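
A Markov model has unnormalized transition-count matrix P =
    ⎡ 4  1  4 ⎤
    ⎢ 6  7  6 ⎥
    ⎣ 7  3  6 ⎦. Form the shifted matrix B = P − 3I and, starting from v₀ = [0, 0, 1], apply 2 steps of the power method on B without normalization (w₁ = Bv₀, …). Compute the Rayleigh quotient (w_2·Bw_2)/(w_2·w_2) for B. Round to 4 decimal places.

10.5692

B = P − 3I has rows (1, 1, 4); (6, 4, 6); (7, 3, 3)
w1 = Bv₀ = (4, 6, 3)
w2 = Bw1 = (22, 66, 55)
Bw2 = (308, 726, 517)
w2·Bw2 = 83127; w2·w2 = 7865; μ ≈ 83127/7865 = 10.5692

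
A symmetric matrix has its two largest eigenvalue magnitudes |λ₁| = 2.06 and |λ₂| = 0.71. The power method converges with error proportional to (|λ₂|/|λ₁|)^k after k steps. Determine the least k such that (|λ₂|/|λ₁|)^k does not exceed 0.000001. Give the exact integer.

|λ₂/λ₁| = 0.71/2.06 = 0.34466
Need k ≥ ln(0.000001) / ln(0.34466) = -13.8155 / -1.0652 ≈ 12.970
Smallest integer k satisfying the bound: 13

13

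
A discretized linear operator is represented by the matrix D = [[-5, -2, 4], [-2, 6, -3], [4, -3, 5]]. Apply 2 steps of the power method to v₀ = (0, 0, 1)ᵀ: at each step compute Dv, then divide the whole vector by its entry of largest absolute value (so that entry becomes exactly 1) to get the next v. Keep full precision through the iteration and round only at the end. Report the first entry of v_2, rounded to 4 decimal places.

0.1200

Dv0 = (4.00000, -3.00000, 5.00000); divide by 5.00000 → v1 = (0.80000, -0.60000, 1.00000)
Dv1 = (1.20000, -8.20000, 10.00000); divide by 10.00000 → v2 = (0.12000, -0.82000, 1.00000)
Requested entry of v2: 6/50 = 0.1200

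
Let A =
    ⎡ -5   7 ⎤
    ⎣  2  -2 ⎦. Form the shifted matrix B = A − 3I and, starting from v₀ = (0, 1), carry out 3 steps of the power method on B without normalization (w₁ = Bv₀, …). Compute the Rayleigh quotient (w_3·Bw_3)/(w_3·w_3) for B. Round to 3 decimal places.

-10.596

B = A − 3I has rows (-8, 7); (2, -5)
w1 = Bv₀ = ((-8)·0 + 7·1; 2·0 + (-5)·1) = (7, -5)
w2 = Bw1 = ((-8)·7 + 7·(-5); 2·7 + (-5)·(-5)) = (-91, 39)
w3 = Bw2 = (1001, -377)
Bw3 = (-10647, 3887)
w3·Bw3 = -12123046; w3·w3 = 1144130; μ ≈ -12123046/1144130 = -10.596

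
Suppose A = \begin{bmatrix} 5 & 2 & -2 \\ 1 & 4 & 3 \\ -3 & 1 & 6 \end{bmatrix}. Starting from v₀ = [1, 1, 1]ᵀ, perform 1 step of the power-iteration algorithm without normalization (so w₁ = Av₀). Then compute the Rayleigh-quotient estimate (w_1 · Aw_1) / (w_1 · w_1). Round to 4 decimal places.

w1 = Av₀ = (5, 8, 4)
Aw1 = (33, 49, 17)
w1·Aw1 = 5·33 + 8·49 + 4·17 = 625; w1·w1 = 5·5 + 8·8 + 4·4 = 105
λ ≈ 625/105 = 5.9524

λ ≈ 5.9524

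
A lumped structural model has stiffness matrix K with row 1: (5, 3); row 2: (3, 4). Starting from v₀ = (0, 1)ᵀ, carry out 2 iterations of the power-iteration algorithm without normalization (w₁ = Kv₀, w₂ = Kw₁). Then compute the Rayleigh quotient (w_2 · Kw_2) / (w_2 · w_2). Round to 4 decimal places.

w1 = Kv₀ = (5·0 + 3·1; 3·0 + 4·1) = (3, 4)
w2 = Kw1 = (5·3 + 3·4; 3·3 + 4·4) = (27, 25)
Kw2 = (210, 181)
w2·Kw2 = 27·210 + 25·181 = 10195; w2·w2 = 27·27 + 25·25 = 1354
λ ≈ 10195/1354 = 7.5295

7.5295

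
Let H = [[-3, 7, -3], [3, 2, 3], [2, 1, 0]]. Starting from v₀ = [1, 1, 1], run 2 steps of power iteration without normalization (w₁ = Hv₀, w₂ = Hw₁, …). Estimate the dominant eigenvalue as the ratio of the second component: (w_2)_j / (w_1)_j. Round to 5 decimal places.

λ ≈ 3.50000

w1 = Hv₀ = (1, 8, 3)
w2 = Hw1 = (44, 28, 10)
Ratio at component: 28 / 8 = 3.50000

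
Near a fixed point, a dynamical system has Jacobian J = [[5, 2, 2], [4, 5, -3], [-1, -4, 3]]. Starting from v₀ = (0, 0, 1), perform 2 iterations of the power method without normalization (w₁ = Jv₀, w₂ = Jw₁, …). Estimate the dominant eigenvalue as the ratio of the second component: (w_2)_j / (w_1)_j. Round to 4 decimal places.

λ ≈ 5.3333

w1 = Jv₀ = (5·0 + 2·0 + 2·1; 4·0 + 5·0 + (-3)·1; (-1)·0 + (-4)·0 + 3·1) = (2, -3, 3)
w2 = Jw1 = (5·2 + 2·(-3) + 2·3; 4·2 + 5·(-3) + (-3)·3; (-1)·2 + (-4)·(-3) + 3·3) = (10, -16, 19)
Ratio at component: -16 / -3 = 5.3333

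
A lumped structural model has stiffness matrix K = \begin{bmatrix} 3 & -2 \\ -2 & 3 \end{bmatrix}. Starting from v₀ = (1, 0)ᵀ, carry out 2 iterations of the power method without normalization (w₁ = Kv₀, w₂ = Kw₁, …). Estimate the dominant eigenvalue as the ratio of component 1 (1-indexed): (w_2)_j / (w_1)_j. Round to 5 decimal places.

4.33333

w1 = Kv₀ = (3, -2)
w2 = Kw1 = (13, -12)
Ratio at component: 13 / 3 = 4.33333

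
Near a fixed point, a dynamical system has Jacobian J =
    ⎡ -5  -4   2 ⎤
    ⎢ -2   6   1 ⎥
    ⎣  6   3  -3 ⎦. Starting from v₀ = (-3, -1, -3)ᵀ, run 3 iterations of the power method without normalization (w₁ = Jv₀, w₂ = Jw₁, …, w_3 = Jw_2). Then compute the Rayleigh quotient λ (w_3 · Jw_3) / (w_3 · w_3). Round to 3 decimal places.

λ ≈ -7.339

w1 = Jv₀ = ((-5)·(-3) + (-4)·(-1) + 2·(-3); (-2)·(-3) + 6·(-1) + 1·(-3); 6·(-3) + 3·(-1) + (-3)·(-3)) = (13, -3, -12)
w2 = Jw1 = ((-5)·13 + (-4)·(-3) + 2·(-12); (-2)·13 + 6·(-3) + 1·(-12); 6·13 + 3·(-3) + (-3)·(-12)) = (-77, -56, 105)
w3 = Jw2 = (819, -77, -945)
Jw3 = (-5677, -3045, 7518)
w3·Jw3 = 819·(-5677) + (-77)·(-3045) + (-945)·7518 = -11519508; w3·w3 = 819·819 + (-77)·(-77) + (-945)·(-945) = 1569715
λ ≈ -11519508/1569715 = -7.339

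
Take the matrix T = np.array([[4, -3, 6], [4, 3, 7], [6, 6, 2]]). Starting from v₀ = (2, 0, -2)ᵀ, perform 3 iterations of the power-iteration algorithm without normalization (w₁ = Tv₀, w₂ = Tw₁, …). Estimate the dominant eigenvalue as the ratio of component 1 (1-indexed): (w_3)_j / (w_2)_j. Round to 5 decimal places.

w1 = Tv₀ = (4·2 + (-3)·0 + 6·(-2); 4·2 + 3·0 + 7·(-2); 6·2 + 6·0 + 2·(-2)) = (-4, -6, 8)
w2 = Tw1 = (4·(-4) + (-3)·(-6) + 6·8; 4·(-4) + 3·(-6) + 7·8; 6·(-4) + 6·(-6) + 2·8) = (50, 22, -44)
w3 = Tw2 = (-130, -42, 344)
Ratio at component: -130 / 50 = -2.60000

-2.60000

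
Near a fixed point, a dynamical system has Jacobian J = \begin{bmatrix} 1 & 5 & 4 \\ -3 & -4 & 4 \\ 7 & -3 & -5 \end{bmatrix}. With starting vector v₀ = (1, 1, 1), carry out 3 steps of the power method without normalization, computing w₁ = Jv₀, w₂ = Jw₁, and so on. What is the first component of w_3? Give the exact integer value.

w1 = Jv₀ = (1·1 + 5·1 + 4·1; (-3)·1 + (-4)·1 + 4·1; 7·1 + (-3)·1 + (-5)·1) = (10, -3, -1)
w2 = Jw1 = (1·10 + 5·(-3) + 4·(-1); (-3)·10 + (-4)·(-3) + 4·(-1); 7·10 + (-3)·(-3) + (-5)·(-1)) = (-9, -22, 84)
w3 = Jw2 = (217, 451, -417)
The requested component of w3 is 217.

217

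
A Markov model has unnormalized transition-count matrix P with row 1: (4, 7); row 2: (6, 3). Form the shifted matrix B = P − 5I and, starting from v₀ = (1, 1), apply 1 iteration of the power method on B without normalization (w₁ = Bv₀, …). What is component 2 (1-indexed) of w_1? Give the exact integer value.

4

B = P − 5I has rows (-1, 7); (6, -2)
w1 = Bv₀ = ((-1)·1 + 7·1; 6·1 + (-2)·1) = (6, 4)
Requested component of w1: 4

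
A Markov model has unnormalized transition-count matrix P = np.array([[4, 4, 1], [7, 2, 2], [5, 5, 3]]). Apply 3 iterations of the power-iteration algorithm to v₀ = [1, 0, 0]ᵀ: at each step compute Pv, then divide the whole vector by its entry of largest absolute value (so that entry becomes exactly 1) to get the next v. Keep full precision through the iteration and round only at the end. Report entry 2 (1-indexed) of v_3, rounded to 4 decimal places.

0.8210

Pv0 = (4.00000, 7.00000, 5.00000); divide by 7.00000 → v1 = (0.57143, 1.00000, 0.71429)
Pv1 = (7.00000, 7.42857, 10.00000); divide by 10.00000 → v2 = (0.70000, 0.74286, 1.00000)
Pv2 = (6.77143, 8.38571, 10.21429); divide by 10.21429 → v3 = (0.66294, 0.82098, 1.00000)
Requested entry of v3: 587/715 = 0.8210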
######
* [Task]: Only the line containing "v_3, rounded to 4 decimal places." and the lines after it, up to and including the last line of the data, should appear in the answer, exactly as written.

* [Output]:
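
A Markov model has unnormalized transition-count matrix P = np.array([[4, 4, 1], [7, 2, 2], [5, 5, 3]]). Apply 3 iterations of the power-iteration algorithm to v₀ = [1, 0, 0]ᵀ: at each step compute Pv, then divide the whole vector by its entry of largest absolute value (so that entry becomes exactly 1) to get the next v. Keep full precision through the iteration and round only at the end. Report entry 2 (1-indexed) of v_3, rounded to 4 decimal places.

0.8210

Pv0 = (4.00000, 7.00000, 5.00000); divide by 7.00000 → v1 = (0.57143, 1.00000, 0.71429)
Pv1 = (7.00000, 7.42857, 10.00000); divide by 10.00000 → v2 = (0.70000, 0.74286, 1.00000)
Pv2 = (6.77143, 8.38571, 10.21429); divide by 10.21429 → v3 = (0.66294, 0.82098, 1.00000)
Requested entry of v3: 587/715 = 0.8210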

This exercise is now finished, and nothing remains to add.